EXERCISE DIRECTIONS: Starting at the line with "At a dinner, nine", retype each line exactly up to and including the final line of the records below.

RECORDS FOR THE TASK:
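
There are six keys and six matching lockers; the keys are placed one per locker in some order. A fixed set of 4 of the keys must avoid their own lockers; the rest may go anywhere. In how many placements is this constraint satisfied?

362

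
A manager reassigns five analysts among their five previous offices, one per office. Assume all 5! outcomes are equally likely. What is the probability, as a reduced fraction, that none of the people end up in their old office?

11/30

Favorable outcomes: !5 = 44.
Total outcomes: 5! = 120.
Probability = 44/120 = 11/30.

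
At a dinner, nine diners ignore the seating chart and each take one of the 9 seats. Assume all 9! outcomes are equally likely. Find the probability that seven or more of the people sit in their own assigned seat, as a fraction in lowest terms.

Favorable outcomes: Σ_{i≥7} C(9,i)·!(9-i) = 36·1 + 9·0 + 1·1 = 37.
Total outcomes: 9! = 362880.
Probability = 37/362880 = 37/362880.

37/362880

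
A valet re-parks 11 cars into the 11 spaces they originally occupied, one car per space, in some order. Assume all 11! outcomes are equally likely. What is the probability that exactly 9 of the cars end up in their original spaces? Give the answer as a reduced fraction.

1/725760

Favorable outcomes: C(11,9)·!2 = 55·1 = 55.
Total outcomes: 11! = 39916800.
Probability = 55/39916800 = 1/725760.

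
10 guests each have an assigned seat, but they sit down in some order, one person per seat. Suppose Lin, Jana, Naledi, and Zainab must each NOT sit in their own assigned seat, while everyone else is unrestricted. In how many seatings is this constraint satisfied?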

WRITTEN RESPONSE:
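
At a dinner, nine diners ignore the seating chart and each take one of the 9 seats. Assume all 9! outcomes are equally likely. Find the probability that seven or more of the people sit in their own assigned seat, as a fraction in lowest terms.

Favorable outcomes: Σ_{i≥7} C(9,i)·!(9-i) = 36·1 + 9·0 + 1·1 = 37.
Total outcomes: 9! = 362880.
Probability = 37/362880 = 37/362880.

37/362880

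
A valet re-parks 11 cars into the 11 spaces they originally occupied, one car per space, in some order. Assume all 11! outcomes are equally likely. What is the probability that exactly 9 of the cars end up in their original spaces? Give the answer as a reduced fraction.

1/725760

Favorable outcomes: C(11,9)·!2 = 55·1 = 55.
Total outcomes: 11! = 39916800.
Probability = 55/39916800 = 1/725760.

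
10 guests each have an assigned seat, but they sit down in some order, one person per seat. Suppose Lin, Jana, Naledi, and Zainab must each NOT sit in their own assigned seat, while everyone else is unrestricted. In how many seatings is this constraint satisfied?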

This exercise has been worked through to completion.